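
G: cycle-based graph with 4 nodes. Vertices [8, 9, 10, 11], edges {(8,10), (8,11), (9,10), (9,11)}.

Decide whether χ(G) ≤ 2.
Yes, G is 2-colorable

A valid 2-coloring: color 1: [10, 11]; color 2: [8, 9].
(χ(G) = 2 ≤ 2.)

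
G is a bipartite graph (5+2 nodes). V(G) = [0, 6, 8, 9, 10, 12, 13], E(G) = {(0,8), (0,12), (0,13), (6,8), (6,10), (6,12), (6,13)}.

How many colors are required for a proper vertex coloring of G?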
____________
The goal is a faithful transcription of every entry above.

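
G: cycle-based graph with 4 nodes. Vertices [8, 9, 10, 11], edges {(8,10), (8,11), (9,10), (9,11)}.

Decide whether χ(G) ≤ 2.
Yes, G is 2-colorable

A valid 2-coloring: color 1: [10, 11]; color 2: [8, 9].
(χ(G) = 2 ≤ 2.)

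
G is a bipartite graph (5+2 nodes). V(G) = [0, 6, 8, 9, 10, 12, 13], E(G) = {(0,8), (0,12), (0,13), (6,8), (6,10), (6,12), (6,13)}.

How many colors are required for a proper vertex coloring of G?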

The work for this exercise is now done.